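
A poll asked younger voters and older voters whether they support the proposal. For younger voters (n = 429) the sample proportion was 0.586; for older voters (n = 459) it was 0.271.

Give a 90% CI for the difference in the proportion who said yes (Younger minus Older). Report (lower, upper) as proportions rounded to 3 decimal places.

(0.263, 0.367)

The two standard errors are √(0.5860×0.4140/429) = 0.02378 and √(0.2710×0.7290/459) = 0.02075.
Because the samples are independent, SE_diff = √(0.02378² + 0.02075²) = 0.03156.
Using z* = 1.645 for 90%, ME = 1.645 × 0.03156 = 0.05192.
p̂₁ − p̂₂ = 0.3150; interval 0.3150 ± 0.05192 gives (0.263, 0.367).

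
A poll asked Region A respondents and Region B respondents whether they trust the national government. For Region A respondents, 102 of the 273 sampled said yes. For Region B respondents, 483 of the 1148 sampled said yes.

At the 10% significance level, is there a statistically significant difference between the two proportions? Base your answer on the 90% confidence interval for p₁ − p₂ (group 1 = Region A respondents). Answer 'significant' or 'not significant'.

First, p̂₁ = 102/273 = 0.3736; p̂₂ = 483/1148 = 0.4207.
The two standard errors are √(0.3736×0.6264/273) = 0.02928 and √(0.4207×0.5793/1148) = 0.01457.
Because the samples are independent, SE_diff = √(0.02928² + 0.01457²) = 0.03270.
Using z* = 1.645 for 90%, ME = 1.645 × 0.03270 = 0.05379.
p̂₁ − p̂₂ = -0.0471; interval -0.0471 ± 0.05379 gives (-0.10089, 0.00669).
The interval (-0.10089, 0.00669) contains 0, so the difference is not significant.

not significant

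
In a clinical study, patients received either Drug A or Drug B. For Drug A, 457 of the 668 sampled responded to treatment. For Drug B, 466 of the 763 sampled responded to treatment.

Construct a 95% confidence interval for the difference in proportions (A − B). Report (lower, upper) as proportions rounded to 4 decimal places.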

...

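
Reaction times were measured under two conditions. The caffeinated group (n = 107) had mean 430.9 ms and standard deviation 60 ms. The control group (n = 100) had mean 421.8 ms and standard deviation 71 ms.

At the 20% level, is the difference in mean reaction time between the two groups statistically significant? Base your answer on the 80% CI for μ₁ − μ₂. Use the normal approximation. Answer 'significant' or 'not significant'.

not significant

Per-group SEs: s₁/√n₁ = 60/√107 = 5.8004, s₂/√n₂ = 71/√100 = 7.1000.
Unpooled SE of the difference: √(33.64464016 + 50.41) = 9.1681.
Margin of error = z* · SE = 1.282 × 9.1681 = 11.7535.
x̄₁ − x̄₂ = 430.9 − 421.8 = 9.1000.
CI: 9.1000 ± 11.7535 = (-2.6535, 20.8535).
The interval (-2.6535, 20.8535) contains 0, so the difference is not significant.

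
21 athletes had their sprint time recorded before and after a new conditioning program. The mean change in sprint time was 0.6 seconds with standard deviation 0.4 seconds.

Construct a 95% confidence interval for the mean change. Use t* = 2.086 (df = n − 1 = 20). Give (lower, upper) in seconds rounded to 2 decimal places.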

What you will do >>
Copy out only the lines of the records above from the one with "At the 10% significance" through the one with "Construct a 95% confidence interval for the difference", exactly as they stand, both included.

Expected answer >>
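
At the 10% significance level, is there a statistically significant difference between the two proportions? Base your answer on the 90% confidence interval for p₁ − p₂ (group 1 = Region A respondents). Answer 'significant' or 'not significant'.

First, p̂₁ = 102/273 = 0.3736; p̂₂ = 483/1148 = 0.4207.
The two standard errors are √(0.3736×0.6264/273) = 0.02928 and √(0.4207×0.5793/1148) = 0.01457.
Because the samples are independent, SE_diff = √(0.02928² + 0.01457²) = 0.03270.
Using z* = 1.645 for 90%, ME = 1.645 × 0.03270 = 0.05379.
p̂₁ − p̂₂ = -0.0471; interval -0.0471 ± 0.05379 gives (-0.10089, 0.00669).
The interval (-0.10089, 0.00669) contains 0, so the difference is not significant.

not significant

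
In a clinical study, patients received either Drug A or Drug B. For Drug A, 457 of the 668 sampled responded to treatment. For Drug B, 466 of the 763 sampled responded to treatment.

Construct a 95% confidence interval for the difference in proportions (A − B). Report (lower, upper) as proportions rounded to 4 decimal places.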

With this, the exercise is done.